#### [Your goal]
Find how many lines below mention "Consider". Nothing but the number is needed.

(Collected data)
+---+

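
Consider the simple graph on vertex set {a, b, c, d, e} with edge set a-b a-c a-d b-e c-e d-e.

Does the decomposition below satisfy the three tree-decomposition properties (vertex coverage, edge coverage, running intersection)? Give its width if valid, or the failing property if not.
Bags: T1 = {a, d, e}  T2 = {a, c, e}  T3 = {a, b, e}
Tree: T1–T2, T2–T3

Yes; width 2.

Vertex coverage: the bags together contain {a, b, c, d, e}, the full vertex set. Edge coverage: each edge of G has both endpoints in at least one bag. Running intersection: for every vertex, the bags containing it form a connected subtree. All three properties hold, so this is a valid tree decomposition of width max|bag| − 1 = 2, and hence tw(G) ≤ 2.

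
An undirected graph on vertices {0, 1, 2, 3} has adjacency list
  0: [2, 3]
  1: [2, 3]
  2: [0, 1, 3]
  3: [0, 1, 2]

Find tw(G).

2

A width-2 tree decomposition is:
Bags: B1 = {0, 2, 3}  B2 = {1, 2, 3}
Tree: B1–B2
Every bag has size at most 3, so the width is 3 − 1 = 2 and tw(G) ≤ 2. On the other hand G contains the 3-clique {0, 2, 3}. A clique must lie in a single bag of any decomposition, so no decomposition can have width below 2. Hence tw(G) = 2 exactly.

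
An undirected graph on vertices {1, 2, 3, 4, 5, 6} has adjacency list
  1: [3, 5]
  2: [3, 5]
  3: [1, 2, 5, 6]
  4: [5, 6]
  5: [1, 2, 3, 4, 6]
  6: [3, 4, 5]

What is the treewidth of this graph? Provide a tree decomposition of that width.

Treewidth 2.
Bags: B1 = {3, 5, 6}  B2 = {2, 3, 5}  B3 = {4, 5, 6}  B4 = {1, 3, 5}
Tree: B1–B2, B1–B3, B1–B4

The largest bag has 3 vertices, giving width 2; this decomposition certifies tw(G) ≤ 2. Conversely, {1, 3, 5} is a clique of size 3, and the vertices of any clique must share a bag in every tree decomposition; so some bag has ≥ 3 vertices and tw(G) ≥ 2. Hence tw(G) = 2 exactly.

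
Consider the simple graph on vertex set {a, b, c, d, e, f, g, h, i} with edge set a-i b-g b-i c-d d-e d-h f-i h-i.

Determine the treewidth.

A width-1 tree decomposition is:
Bags: B1 = {d, h}  B2 = {d, e}  B3 = {h, i}  B4 = {c, d}  B5 = {b, i}  B6 = {a, i}  B7 = {b, g}  B8 = {f, i}
Tree: B1–B2, B1–B3, B1–B4, B3–B5, B5–B6, B5–B7, B6–B8
The largest bag has 2 vertices, giving width 1; this decomposition certifies tw(G) ≤ 1. G has an edge, so its treewidth is at least 1. Therefore the treewidth is 1.

1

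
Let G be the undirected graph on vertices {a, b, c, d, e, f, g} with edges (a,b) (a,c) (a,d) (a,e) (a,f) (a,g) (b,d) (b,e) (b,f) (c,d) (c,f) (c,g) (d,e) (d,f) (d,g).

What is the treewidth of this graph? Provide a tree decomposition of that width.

The largest bag has 4 vertices, giving width 3; this decomposition certifies tw(G) ≤ 3. Conversely, {a, c, d, g} is a clique of size 4, and the vertices of any clique must share a bag in every tree decomposition; so some bag has ≥ 4 vertices and tw(G) ≥ 3. The upper and lower bounds meet at 3, so that is the treewidth.

Treewidth 3.
One such decomposition:
Bags: B1 = {a, b, d, f}  B2 = {a, c, d, f}  B3 = {a, c, d, g}  B4 = {a, b, d, e}
Tree: B1–B2, B2–B3, B1–B4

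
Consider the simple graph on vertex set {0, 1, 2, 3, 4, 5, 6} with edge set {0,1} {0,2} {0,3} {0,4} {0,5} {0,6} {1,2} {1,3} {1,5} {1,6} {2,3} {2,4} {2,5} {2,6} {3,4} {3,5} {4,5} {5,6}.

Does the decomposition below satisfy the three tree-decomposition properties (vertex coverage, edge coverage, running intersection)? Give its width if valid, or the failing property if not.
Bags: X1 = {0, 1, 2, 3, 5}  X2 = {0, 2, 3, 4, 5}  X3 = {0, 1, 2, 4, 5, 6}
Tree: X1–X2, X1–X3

A tree decomposition must satisfy three properties: every vertex lies in some bag; for every edge, both endpoints lie together in some bag; and for every vertex, the bags containing it form a connected subtree. Here bags containing vertex 4 are not connected in the tree, so the decomposition is invalid.

No — bags containing vertex 4 are not connected in the tree.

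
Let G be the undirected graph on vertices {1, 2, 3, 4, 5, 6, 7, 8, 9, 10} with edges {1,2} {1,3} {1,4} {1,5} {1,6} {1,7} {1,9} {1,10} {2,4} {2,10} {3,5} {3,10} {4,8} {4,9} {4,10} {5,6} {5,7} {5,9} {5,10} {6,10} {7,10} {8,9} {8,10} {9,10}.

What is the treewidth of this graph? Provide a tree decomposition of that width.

Treewidth 3.
One optimal decomposition is:
Bags: B1 = {4, 8, 9, 10}  B2 = {1, 4, 9, 10}  B3 = {1, 5, 9, 10}  B4 = {1, 3, 5, 10}  B5 = {1, 5, 7, 10}  B6 = {1, 2, 4, 10}  B7 = {1, 5, 6, 10}
Tree: B1–B2, B2–B3, B3–B4, B3–B5, B2–B6, B5–B7

The largest bag has 4 vertices, giving width 3; this decomposition certifies tw(G) ≤ 3. On the other hand G contains the 4-clique {4, 8, 9, 10}. A clique must lie in a single bag of any decomposition, so no decomposition can have width below 3. The upper and lower bounds meet at 3, so that is the treewidth.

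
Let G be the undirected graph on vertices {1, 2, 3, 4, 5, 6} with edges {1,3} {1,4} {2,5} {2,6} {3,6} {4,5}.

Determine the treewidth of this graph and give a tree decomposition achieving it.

Treewidth 2.
Bags: B1 = {1, 4, 5}  B2 = {1, 2, 5}  B3 = {1, 2, 6}  B4 = {1, 3, 6}
Tree: B1–B2, B2–B3, B3–B4

Every bag has size at most 3, so the width is 3 − 1 = 2 and tw(G) ≤ 2. For the lower bound, G contains the cycle 1–4–5–2–6–3–1, so G is not a forest; only forests have treewidth ≤ 1, hence tw(G) ≥ 2. Combining the bounds, tw(G) = 2.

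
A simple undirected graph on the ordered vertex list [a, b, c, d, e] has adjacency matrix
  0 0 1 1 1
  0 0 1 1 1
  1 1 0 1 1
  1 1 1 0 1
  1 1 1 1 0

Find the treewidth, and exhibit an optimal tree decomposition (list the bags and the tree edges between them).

Treewidth 3.
Bags: B1 = {a, c, d, e}  B2 = {b, c, d, e}
Tree: B1–B2

Each bag holds 4 vertices, so the decomposition has width 3, which upper-bounds the treewidth. On the other hand G contains the 4-clique {a, c, d, e}. A clique must lie in a single bag of any decomposition, so no decomposition can have width below 3. Therefore the treewidth is 3.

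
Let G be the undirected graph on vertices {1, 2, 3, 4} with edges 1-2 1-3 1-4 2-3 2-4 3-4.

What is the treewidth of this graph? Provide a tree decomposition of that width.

Treewidth 3.
One such decomposition:
Bags: B1 = {1, 2, 3, 4}
Tree: (single bag)

With just one bag of size 4, the width is 4 − 1 = 3, so tw(G) ≤ 3. For the lower bound, the 4 vertices {1, 2, 3, 4} are pairwise adjacent, and any tree decomposition puts a clique entirely inside one bag — forcing width ≥ 3. Therefore the treewidth is 3.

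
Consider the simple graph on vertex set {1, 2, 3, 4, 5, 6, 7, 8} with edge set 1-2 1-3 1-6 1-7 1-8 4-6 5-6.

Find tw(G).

A width-1 tree decomposition is:
Bags: B1 = {1, 8}  B2 = {1, 7}  B3 = {1, 6}  B4 = {5, 6}  B5 = {4, 6}  B6 = {1, 3}  B7 = {1, 2}
Tree: B1–B2, B1–B3, B3–B4, B4–B5, B2–B6, B3–B7
The largest bag has 2 vertices, giving width 1; this decomposition certifies tw(G) ≤ 1. Any graph with an edge has treewidth ≥ 1, and G has the edge 1–8. Combining the bounds, tw(G) = 1.

1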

+---+

#### [Exercise answer]
4